» **Data for the task**
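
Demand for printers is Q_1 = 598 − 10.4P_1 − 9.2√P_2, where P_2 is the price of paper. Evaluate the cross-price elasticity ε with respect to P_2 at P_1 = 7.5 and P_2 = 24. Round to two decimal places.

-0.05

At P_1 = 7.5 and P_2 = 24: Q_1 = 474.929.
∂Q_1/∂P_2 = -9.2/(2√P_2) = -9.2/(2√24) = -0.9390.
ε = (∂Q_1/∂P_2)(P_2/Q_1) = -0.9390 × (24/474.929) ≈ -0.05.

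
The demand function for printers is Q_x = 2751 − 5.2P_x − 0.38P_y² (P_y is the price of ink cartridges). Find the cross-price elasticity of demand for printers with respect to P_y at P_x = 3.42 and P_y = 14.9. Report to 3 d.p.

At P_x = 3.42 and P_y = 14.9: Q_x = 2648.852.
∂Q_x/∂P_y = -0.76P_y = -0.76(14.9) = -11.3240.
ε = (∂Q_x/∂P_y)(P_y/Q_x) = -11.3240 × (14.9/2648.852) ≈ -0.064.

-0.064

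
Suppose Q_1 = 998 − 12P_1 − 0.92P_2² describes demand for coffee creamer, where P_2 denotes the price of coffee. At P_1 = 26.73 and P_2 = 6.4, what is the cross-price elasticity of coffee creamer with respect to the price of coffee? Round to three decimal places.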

» **What is needed**
Transcribe the full listing, matching it exactly.

» **Exercise response**
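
Demand for printers is Q_1 = 598 − 10.4P_1 − 9.2√P_2, where P_2 is the price of paper. Evaluate the cross-price elasticity ε with respect to P_2 at P_1 = 7.5 and P_2 = 24. Round to two decimal places.

-0.05

At P_1 = 7.5 and P_2 = 24: Q_1 = 474.929.
∂Q_1/∂P_2 = -9.2/(2√P_2) = -9.2/(2√24) = -0.9390.
ε = (∂Q_1/∂P_2)(P_2/Q_1) = -0.9390 × (24/474.929) ≈ -0.05.

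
The demand function for printers is Q_x = 2751 − 5.2P_x − 0.38P_y² (P_y is the price of ink cartridges). Find the cross-price elasticity of demand for printers with respect to P_y at P_x = 3.42 and P_y = 14.9. Report to 3 d.p.

At P_x = 3.42 and P_y = 14.9: Q_x = 2648.852.
∂Q_x/∂P_y = -0.76P_y = -0.76(14.9) = -11.3240.
ε = (∂Q_x/∂P_y)(P_y/Q_x) = -11.3240 × (14.9/2648.852) ≈ -0.064.

-0.064

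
Suppose Q_1 = 998 − 12P_1 − 0.92P_2² describes demand for coffee creamer, where P_2 denotes the price of coffee. At P_1 = 26.73 and P_2 = 6.4, what is the cross-price elasticity of coffee creamer with respect to the price of coffee? Round to three decimal places.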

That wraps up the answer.